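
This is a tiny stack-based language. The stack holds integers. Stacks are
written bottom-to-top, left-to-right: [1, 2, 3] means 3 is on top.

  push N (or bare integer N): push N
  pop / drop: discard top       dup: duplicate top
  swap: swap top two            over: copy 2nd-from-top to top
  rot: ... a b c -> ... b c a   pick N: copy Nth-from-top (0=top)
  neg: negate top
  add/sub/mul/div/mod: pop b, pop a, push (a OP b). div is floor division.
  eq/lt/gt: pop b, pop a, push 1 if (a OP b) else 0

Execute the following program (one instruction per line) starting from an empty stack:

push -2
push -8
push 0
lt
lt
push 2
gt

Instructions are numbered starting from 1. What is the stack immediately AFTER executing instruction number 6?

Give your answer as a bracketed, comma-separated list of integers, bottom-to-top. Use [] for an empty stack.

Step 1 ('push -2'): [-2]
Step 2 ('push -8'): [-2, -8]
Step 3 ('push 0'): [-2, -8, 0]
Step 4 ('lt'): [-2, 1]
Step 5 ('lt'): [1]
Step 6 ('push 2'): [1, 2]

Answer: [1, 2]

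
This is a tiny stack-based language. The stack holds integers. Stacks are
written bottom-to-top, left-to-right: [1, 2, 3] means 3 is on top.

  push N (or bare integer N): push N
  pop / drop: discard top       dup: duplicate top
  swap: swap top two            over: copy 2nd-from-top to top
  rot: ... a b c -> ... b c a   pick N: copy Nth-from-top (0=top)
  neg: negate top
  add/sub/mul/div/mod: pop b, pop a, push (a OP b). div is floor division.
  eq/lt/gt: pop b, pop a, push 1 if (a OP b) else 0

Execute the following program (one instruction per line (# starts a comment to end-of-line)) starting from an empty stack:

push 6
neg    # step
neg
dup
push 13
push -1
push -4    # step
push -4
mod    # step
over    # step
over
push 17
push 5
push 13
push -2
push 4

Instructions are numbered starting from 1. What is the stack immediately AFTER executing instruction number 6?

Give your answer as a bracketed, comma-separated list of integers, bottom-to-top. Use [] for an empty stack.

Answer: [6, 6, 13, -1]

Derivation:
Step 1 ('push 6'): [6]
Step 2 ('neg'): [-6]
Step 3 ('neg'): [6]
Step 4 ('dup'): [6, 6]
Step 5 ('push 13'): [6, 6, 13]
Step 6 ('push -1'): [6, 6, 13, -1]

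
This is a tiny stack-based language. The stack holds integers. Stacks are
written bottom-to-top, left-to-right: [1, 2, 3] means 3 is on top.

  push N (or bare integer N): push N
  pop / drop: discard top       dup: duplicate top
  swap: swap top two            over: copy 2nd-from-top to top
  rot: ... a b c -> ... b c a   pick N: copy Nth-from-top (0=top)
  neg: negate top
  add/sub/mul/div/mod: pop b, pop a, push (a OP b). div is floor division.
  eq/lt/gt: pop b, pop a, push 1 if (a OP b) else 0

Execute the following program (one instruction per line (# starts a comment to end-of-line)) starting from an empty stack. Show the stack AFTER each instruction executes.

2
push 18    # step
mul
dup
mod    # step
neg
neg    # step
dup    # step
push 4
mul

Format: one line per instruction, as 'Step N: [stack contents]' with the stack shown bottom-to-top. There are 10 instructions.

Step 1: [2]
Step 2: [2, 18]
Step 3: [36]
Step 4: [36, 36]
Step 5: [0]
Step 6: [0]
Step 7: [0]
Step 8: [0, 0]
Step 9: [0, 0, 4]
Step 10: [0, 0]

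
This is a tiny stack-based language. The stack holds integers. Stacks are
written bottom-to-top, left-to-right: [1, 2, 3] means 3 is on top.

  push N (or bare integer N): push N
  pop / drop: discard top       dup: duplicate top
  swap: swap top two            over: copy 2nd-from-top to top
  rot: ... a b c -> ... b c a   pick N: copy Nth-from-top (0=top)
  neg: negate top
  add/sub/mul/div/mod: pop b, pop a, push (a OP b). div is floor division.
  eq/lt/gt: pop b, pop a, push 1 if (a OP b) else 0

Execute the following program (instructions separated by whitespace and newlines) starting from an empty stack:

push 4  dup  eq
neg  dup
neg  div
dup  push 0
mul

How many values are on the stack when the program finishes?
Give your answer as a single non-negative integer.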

What needs to be done - Return a copy of each line in the entries that contains "starts".

Exercise output -
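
Execute the following program (one instruction per line (# starts a comment to end-of-line)) starting from an empty stack:
Execute the following program (one instruction per line (# starts a comment to end-of-line)) starting from an empty stack. Show the stack AFTER each instruction executes.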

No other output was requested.